_Activity:_ Write out exactly the lines below that run from the one containing "A laboratory strain" through the one containing "Current conditions: mevalonate", both included, with no other lines.

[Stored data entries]
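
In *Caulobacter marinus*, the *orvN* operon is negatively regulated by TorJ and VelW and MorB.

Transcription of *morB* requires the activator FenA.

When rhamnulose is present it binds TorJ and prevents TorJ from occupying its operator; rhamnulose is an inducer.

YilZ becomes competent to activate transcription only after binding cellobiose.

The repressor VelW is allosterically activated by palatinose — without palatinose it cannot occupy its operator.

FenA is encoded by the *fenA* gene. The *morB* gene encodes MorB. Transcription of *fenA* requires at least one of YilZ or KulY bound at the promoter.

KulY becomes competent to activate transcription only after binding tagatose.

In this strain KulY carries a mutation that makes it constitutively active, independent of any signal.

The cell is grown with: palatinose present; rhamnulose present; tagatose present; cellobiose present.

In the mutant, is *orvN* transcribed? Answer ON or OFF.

Rhamnulose is present, so TorJ is inactive.
Palatinose is present, so VelW is active.
Cellobiose is present, so YilZ is active.
KulY is constitutively active in this strain.
Activator YilZ is present, so *fenA* is transcribed.
So FenA is produced and active.
No repressor is bound and FenA is active, so *morB* is transcribed.
So MorB is produced and active.
With repressor VelW bound, *orvN* is not transcribed.

OFF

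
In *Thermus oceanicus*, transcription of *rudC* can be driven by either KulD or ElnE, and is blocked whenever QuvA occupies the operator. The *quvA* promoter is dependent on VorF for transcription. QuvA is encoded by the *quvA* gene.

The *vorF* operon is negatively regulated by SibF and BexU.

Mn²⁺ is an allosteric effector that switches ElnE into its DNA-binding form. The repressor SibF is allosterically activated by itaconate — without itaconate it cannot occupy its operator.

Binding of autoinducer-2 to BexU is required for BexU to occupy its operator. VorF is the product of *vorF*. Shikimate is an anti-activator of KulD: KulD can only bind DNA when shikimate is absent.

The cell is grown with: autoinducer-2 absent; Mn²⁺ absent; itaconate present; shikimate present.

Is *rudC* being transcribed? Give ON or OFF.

OFF

Shikimate is present, so KulD is inactive.
Mn²⁺ is absent, so ElnE is inactive.
Itaconate is present, so SibF is active.
Autoinducer-2 is absent, so BexU is inactive.
With repressor SibF bound, *vorF* is not transcribed.
So VorF is not produced.
Required activator VorF is absent, so *quvA* is not transcribed.
So QuvA is not produced.
No activator is available at the *rudC* promoter, so *rudC* is not transcribed.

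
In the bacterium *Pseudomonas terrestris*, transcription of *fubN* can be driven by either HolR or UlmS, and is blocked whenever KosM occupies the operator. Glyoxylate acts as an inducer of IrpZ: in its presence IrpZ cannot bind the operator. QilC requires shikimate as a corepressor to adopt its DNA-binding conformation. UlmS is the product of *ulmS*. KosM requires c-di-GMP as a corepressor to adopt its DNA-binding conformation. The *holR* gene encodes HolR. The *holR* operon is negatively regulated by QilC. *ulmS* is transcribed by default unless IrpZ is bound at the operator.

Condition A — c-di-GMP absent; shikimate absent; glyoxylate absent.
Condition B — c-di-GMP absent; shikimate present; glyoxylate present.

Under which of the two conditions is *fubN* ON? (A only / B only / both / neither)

Condition A:
c-di-GMP is absent, so KosM is inactive.
Shikimate is absent, so QilC is inactive.
With no repressor bound, *holR* is transcribed.
So HolR is produced and active.
Glyoxylate is absent, so IrpZ is active.
With repressor IrpZ bound, *ulmS* is not transcribed.
So UlmS is not produced.
Activator HolR is present, so *fubN* is transcribed.
→ *fubN* is ON in A.
Condition B:
c-di-GMP is absent, so KosM is inactive.
Shikimate is present, so QilC is active.
With repressor QilC bound, *holR* is not transcribed.
So HolR is not produced.
Glyoxylate is present, so IrpZ is inactive.
With no repressor bound, *ulmS* is transcribed.
So UlmS is produced and active.
Activator UlmS is present, so *fubN* is transcribed.
→ *fubN* is ON in B.

both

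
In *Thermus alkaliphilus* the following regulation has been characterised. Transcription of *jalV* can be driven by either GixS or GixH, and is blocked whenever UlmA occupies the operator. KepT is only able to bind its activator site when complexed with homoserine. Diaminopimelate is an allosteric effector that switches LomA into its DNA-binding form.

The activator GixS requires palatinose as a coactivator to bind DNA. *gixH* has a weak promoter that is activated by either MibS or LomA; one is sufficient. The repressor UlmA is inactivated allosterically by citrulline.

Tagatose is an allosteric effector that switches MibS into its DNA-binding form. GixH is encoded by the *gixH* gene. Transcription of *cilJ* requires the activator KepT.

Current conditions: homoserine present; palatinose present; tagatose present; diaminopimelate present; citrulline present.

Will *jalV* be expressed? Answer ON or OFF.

ON

Palatinose is present, so GixS is active.
Tagatose is present, so MibS is active.
Diaminopimelate is present, so LomA is active.
Activator MibS is present, so *gixH* is transcribed.
So GixH is produced and active.
Citrulline is present, so UlmA is inactive.
Activator GixS is present, so *jalV* is transcribed.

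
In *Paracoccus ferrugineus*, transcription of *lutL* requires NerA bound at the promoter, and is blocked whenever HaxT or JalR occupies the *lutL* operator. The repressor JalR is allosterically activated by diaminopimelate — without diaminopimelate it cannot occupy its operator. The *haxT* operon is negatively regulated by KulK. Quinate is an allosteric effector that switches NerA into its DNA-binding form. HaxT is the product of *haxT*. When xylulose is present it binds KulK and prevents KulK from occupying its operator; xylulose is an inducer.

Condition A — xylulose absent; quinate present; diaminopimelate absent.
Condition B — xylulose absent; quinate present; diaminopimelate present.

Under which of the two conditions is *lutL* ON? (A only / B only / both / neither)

A only

Condition A:
Xylulose is absent, so KulK is active.
With repressor KulK bound, *haxT* is not transcribed.
So HaxT is not produced.
Quinate is present, so NerA is active.
Diaminopimelate is absent, so JalR is inactive.
No repressor is bound and NerA is active, so *lutL* is transcribed.
→ *lutL* is ON in A.
Condition B:
Xylulose is absent, so KulK is active.
With repressor KulK bound, *haxT* is not transcribed.
So HaxT is not produced.
Quinate is present, so NerA is active.
Diaminopimelate is present, so JalR is active.
With repressor JalR bound, *lutL* is not transcribed.
→ *lutL* is OFF in B.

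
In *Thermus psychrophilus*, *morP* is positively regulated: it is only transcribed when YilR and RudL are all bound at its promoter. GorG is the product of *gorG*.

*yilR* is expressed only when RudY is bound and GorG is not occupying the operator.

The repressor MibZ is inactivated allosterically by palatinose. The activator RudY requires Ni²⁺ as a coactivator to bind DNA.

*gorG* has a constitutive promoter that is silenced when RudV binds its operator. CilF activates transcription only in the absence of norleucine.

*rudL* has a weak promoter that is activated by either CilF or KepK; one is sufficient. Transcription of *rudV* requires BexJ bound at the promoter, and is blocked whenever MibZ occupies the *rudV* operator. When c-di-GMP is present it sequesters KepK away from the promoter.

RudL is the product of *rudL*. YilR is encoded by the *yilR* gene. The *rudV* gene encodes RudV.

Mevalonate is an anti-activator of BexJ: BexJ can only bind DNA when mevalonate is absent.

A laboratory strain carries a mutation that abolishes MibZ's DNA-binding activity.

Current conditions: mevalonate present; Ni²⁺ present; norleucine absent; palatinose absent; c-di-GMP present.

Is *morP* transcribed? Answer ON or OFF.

OFF

Ni²⁺ is present, so RudY is active.
Mevalonate is present, so BexJ is inactive.
MibZ is non-functional in this strain, so it has no effect.
Required activator BexJ is absent, so *rudV* is not transcribed.
So RudV is not produced.
With no repressor bound, *gorG* is transcribed.
So GorG is produced and active.
With repressor GorG bound, *yilR* is not transcribed.
So YilR is not produced.
Norleucine is absent, so CilF is active.
c-di-GMP is present, so KepK is inactive.
Activator CilF is present, so *rudL* is transcribed.
So RudL is produced and active.
Required activator YilR is absent, so *morP* is not transcribed.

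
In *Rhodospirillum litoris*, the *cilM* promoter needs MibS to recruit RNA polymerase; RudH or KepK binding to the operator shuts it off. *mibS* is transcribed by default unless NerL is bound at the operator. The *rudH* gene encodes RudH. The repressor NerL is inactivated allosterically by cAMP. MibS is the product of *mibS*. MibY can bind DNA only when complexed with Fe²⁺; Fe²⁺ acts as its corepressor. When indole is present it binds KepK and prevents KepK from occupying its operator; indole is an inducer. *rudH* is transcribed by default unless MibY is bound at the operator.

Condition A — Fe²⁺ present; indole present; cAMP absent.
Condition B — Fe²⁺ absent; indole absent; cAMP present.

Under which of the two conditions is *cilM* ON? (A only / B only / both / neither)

Condition A:
Fe²⁺ is present, so MibY is active.
With repressor MibY bound, *rudH* is not transcribed.
So RudH is not produced.
Indole is present, so KepK is inactive.
cAMP is absent, so NerL is active.
With repressor NerL bound, *mibS* is not transcribed.
So MibS is not produced.
Required activator MibS is absent, so *cilM* is not transcribed.
→ *cilM* is OFF in A.
Condition B:
Fe²⁺ is absent, so MibY is inactive.
With no repressor bound, *rudH* is transcribed.
So RudH is produced and active.
Indole is absent, so KepK is active.
cAMP is present, so NerL is inactive.
With no repressor bound, *mibS* is transcribed.
So MibS is produced and active.
With repressor RudH bound, *cilM* is not transcribed.
→ *cilM* is OFF in B.

neither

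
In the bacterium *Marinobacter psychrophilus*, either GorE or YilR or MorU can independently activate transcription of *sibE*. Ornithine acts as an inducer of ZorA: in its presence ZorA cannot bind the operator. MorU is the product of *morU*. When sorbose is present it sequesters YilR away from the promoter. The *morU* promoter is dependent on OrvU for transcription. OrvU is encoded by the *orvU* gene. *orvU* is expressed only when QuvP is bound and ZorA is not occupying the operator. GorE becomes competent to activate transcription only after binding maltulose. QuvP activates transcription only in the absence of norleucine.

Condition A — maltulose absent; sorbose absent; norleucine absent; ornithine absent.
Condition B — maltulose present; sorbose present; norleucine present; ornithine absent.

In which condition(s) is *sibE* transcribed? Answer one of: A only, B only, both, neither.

both

Condition A:
Maltulose is absent, so GorE is inactive.
Sorbose is absent, so YilR is active.
Norleucine is absent, so QuvP is active.
Ornithine is absent, so ZorA is active.
With repressor ZorA bound, *orvU* is not transcribed.
So OrvU is not produced.
Required activator OrvU is absent, so *morU* is not transcribed.
So MorU is not produced.
Activator YilR is present, so *sibE* is transcribed.
→ *sibE* is ON in A.
Condition B:
Maltulose is present, so GorE is active.
Sorbose is present, so YilR is inactive.
Norleucine is present, so QuvP is inactive.
Ornithine is absent, so ZorA is active.
With repressor ZorA bound, *orvU* is not transcribed.
So OrvU is not produced.
Required activator OrvU is absent, so *morU* is not transcribed.
So MorU is not produced.
Activator GorE is present, so *sibE* is transcribed.
→ *sibE* is ON in B.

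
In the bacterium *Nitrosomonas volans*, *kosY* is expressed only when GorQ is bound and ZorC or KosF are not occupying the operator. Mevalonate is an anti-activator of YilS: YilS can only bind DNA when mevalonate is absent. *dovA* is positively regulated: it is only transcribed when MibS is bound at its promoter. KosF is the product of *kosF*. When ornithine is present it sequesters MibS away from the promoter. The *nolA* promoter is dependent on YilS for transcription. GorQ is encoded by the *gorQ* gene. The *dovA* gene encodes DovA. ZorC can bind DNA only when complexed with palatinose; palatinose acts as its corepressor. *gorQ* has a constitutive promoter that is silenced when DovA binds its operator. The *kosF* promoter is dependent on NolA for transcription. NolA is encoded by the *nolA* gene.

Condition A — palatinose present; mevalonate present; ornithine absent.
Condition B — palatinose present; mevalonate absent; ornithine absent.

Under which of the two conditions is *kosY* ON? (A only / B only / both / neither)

neither

Condition A:
Palatinose is present, so ZorC is active.
Mevalonate is present, so YilS is inactive.
Required activator YilS is absent, so *nolA* is not transcribed.
So NolA is not produced.
Required activator NolA is absent, so *kosF* is not transcribed.
So KosF is not produced.
Ornithine is absent, so MibS is active.
No repressor is bound and MibS is active, so *dovA* is transcribed.
So DovA is produced and active.
With repressor DovA bound, *gorQ* is not transcribed.
So GorQ is not produced.
With repressor ZorC bound, *kosY* is not transcribed.
→ *kosY* is OFF in A.
Condition B:
Palatinose is present, so ZorC is active.
Mevalonate is absent, so YilS is active.
No repressor is bound and YilS is active, so *nolA* is transcribed.
So NolA is produced and active.
No repressor is bound and NolA is active, so *kosF* is transcribed.
So KosF is produced and active.
Ornithine is absent, so MibS is active.
No repressor is bound and MibS is active, so *dovA* is transcribed.
So DovA is produced and active.
With repressor DovA bound, *gorQ* is not transcribed.
So GorQ is not produced.
With repressor ZorC bound, *kosY* is not transcribed.
→ *kosY* is OFF in B.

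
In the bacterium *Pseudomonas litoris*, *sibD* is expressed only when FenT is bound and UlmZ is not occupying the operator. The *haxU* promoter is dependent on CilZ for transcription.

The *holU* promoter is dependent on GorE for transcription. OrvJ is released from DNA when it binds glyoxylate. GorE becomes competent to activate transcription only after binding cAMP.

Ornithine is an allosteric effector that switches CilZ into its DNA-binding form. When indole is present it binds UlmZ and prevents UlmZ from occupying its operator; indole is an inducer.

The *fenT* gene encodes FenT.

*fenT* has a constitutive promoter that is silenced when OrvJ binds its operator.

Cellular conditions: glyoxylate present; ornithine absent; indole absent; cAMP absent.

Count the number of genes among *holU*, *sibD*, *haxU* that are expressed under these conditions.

cAMP is absent, so GorE is inactive.
Required activator GorE is absent, so *holU* is not transcribed.
→ *holU* is OFF.
Indole is absent, so UlmZ is active.
Glyoxylate is present, so OrvJ is inactive.
With no repressor bound, *fenT* is transcribed.
So FenT is produced and active.
With repressor UlmZ bound, *sibD* is not transcribed.
→ *sibD* is OFF.
Ornithine is absent, so CilZ is inactive.
Required activator CilZ is absent, so *haxU* is not transcribed.
→ *haxU* is OFF.
0 of the 3 genes are transcribed.

0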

_Answer box:_
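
A laboratory strain carries a mutation that abolishes MibZ's DNA-binding activity.

Current conditions: mevalonate present; Ni²⁺ present; norleucine absent; palatinose absent; c-di-GMP present.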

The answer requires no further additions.